- [What this task involves]: The number of lines holding "rodent" is all you should give; count them in the records below.

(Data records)
-- Opening Marker --

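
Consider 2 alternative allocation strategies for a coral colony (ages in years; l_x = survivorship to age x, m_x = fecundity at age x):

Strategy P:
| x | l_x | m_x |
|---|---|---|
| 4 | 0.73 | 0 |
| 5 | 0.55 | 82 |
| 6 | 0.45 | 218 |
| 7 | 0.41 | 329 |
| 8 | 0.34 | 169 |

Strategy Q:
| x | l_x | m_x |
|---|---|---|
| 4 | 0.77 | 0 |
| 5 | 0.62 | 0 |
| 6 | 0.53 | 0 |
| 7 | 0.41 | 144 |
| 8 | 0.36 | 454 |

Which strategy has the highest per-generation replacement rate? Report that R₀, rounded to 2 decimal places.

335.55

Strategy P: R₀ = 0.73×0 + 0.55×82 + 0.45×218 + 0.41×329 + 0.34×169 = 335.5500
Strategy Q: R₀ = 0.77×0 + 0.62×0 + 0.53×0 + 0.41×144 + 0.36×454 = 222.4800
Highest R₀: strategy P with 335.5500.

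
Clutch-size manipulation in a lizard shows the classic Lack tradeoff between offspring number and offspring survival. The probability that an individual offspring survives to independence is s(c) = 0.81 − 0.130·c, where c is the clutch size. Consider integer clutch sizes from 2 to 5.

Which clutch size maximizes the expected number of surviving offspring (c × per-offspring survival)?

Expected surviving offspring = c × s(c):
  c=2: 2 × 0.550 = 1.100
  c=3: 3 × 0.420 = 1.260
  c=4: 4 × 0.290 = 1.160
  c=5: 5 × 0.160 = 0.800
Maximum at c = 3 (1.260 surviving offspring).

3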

-- Closing Marker --
-- Opening Marker --

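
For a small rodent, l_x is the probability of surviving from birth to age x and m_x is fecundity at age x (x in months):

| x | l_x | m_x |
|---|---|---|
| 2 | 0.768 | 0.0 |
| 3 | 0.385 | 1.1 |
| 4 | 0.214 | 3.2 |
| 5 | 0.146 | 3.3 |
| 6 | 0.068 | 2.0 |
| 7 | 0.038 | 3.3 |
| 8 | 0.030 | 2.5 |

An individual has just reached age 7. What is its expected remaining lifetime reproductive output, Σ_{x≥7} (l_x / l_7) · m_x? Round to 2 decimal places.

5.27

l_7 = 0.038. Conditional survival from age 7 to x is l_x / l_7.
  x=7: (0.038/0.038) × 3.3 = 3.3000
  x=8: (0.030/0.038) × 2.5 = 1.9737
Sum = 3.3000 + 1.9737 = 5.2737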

-- Closing Marker --
-- Opening Marker --

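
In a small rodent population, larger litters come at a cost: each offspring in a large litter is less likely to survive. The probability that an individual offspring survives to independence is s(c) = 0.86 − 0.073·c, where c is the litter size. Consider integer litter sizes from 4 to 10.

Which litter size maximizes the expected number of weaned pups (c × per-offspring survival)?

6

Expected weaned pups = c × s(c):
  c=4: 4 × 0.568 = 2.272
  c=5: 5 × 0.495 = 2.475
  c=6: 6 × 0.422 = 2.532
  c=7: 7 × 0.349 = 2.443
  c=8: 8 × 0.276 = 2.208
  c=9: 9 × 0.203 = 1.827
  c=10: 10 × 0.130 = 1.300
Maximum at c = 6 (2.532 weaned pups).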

-- Closing Marker --

- [Result of the exercise]: 2